** What the exercise asks **
Keep every line of the data below that has the string "syntax" and present those lines.

........

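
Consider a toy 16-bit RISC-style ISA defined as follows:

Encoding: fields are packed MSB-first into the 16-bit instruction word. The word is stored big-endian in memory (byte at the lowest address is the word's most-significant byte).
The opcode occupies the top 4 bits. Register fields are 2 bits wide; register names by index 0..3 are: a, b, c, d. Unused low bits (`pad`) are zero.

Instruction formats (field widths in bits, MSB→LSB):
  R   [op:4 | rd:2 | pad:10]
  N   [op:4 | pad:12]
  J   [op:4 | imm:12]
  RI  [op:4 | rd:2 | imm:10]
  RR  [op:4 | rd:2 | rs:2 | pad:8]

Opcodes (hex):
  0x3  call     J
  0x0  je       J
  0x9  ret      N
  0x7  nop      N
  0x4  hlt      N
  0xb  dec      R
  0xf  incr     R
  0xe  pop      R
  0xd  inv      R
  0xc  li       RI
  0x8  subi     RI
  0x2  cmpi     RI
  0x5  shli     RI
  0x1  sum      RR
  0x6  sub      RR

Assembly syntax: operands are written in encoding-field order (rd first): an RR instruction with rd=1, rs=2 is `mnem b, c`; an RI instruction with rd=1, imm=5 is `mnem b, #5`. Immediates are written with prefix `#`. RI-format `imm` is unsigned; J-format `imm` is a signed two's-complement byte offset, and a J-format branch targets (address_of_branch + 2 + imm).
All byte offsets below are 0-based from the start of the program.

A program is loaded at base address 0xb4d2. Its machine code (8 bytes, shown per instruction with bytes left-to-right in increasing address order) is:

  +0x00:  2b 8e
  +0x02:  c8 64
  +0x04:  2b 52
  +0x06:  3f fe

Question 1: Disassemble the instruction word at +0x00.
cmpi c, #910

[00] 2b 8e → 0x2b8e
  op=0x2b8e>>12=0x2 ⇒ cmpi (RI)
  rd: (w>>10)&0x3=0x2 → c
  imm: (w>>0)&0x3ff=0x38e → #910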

........

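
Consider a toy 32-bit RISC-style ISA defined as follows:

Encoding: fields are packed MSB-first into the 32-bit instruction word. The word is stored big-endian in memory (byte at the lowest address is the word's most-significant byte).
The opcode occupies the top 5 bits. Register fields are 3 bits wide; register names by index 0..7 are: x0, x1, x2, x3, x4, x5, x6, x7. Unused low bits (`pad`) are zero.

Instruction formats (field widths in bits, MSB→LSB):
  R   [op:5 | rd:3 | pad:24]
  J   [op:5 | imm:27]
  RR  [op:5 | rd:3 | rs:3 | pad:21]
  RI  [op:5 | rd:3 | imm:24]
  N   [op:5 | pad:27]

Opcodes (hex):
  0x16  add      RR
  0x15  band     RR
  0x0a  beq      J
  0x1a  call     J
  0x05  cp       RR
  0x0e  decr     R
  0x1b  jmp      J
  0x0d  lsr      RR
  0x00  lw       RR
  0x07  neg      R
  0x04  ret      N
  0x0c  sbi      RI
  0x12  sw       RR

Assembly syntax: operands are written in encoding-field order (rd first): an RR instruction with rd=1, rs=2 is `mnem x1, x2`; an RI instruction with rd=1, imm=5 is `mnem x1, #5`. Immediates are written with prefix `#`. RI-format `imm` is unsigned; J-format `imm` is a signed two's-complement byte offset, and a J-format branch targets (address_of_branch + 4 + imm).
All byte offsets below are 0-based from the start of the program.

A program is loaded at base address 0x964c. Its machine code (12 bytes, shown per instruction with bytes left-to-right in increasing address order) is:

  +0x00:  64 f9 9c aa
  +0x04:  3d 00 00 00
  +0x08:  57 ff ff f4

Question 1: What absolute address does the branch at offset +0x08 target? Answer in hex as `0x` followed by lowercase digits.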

........

** Answer for the task **
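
Assembly syntax: operands are written in encoding-field order (rd first): an RR instruction with rd=1, rs=2 is `mnem b, c`; an RI instruction with rd=1, imm=5 is `mnem b, #5`. Immediates are written with prefix `#`. RI-format `imm` is unsigned; J-format `imm` is a signed two's-complement byte offset, and a J-format branch targets (address_of_branch + 2 + imm).
Assembly syntax: operands are written in encoding-field order (rd first): an RR instruction with rd=1, rs=2 is `mnem x1, x2`; an RI instruction with rd=1, imm=5 is `mnem x1, #5`. Immediates are written with prefix `#`. RI-format `imm` is unsigned; J-format `imm` is a signed two's-complement byte offset, and a J-format branch targets (address_of_branch + 4 + imm).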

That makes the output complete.